• [Material shown]
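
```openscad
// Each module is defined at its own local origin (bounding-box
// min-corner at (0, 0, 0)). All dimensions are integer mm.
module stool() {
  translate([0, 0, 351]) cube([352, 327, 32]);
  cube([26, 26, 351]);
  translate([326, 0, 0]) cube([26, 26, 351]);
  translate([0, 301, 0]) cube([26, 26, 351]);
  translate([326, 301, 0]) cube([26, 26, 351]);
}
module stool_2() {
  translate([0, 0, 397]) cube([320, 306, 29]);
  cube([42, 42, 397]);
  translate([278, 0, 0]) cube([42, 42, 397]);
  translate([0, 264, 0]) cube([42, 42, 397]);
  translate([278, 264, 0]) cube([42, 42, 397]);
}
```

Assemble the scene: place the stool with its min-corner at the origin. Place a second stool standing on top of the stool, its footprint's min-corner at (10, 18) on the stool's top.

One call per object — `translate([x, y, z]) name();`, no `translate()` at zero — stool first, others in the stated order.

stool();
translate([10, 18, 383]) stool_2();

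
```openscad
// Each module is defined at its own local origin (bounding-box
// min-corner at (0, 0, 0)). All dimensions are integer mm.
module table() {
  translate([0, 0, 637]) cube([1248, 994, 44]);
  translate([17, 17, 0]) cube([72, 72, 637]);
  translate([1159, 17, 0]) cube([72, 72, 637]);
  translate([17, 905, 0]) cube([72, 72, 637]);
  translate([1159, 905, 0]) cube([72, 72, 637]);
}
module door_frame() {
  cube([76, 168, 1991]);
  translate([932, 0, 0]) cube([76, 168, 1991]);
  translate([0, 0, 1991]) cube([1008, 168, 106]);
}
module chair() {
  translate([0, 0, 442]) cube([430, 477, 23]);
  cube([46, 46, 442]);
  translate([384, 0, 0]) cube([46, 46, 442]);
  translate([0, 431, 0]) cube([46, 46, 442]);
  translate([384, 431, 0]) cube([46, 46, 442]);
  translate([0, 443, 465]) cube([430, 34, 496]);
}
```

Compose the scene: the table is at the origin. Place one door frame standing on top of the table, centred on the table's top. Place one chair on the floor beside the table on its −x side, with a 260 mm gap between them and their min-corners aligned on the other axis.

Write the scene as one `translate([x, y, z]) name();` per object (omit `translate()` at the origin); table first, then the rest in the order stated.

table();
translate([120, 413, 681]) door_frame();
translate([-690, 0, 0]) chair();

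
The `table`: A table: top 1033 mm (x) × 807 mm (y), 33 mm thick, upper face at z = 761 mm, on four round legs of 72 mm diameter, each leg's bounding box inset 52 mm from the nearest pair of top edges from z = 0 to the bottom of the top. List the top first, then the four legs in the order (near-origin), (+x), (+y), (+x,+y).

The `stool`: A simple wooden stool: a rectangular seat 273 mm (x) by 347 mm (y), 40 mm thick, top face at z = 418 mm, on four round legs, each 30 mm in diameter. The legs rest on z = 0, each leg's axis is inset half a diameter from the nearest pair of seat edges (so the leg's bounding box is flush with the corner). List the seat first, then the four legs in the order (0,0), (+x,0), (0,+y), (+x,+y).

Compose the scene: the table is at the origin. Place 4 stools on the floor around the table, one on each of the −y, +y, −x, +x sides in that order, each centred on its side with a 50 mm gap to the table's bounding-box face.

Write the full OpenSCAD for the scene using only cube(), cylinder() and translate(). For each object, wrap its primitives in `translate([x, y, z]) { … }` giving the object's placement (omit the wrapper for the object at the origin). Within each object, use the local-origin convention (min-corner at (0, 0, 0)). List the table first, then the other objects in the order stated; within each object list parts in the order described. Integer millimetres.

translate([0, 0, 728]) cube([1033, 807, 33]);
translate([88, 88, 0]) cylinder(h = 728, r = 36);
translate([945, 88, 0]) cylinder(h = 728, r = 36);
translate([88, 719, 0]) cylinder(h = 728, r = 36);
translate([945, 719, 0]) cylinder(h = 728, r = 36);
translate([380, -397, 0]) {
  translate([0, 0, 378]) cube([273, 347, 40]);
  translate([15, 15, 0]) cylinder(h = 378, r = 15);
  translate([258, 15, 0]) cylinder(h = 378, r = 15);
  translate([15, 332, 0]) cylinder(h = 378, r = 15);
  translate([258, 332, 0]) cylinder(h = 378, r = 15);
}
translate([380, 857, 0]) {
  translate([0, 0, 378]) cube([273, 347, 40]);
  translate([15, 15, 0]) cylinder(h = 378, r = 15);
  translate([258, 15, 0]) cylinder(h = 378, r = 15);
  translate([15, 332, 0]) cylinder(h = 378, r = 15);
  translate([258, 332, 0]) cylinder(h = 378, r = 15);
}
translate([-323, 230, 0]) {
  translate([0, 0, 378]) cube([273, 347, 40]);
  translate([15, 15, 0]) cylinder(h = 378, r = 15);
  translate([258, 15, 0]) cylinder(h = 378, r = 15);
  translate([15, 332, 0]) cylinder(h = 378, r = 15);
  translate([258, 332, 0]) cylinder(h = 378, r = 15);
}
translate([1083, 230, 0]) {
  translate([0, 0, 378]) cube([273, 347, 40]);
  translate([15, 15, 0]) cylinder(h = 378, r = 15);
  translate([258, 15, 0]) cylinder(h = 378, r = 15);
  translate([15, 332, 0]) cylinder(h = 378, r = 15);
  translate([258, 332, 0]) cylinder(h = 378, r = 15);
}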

--

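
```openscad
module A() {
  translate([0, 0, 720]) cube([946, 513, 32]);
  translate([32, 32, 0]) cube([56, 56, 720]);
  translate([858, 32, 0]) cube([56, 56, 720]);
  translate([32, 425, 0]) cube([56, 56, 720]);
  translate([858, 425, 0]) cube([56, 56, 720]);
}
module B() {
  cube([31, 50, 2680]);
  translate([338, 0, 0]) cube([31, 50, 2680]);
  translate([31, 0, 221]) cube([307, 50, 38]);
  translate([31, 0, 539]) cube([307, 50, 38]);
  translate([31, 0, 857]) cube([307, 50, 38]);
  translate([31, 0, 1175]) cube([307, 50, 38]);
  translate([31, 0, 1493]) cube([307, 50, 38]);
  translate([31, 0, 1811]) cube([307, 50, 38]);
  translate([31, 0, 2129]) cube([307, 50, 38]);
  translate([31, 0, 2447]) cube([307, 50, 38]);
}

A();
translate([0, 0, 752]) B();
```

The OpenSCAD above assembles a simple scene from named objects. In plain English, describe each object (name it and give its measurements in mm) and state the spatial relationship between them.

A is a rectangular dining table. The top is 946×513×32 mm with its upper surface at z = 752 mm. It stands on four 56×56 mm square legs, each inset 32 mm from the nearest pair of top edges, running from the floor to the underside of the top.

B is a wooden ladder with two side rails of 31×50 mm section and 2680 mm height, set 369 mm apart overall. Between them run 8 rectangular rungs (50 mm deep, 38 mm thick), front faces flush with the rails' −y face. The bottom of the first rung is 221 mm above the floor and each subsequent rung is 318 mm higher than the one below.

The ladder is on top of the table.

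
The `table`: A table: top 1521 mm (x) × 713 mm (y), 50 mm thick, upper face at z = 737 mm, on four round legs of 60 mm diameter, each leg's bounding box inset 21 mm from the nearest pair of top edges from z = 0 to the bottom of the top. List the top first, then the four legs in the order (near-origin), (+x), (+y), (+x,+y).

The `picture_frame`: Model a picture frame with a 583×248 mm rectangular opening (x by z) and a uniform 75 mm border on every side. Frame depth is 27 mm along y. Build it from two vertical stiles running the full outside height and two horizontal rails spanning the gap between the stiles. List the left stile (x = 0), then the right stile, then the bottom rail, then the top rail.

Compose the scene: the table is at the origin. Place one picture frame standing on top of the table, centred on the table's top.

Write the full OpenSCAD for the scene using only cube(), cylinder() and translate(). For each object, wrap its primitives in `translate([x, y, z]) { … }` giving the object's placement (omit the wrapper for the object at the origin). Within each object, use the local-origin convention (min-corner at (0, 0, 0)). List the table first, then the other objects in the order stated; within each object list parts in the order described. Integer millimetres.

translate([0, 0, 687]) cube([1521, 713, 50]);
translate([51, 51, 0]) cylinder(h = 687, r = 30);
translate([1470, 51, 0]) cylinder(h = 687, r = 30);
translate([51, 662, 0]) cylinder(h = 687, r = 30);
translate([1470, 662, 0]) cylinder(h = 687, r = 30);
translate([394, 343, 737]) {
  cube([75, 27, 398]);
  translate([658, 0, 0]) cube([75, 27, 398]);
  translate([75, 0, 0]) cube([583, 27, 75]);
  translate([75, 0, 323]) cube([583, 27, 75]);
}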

• [What the exercise asks] Among the lines above, which contain the word "picture"? Copy every one.

• [Solved problem]
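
The `picture_frame`: Model a picture frame with a 583×248 mm rectangular opening (x by z) and a uniform 75 mm border on every side. Frame depth is 27 mm along y. Build it from two vertical stiles running the full outside height and two horizontal rails spanning the gap between the stiles. List the left stile (x = 0), then the right stile, then the bottom rail, then the top rail.
Compose the scene: the table is at the origin. Place one picture frame standing on top of the table, centred on the table's top.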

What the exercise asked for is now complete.